Reproduce the full listing exactly.

----

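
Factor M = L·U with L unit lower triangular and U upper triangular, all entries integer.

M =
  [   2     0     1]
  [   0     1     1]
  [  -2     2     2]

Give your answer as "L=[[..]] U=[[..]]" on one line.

  r1 -= 0·r0 → [0,1,1]
  r2 -= -1·r0 → [0,2,3]
  r2 -= 2·r1 → [0,0,1]

L=[[1,0,0],[0,1,0],[-1,2,1]] U=[[2,0,1],[0,1,1],[0,0,1]]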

----

SOLUTION BELOW
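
Factor M = L·U with L unit lower triangular and U upper triangular, all entries integer.

M =
  [   2     0     1]
  [   0     1     1]
  [  -2     2     2]

Give your answer as "L=[[..]] U=[[..]]" on one line.

  r1 -= 0·r0 → [0,1,1]
  r2 -= -1·r0 → [0,2,3]
  r2 -= 2·r1 → [0,0,1]

L=[[1,0,0],[0,1,0],[-1,2,1]] U=[[2,0,1],[0,1,1],[0,0,1]]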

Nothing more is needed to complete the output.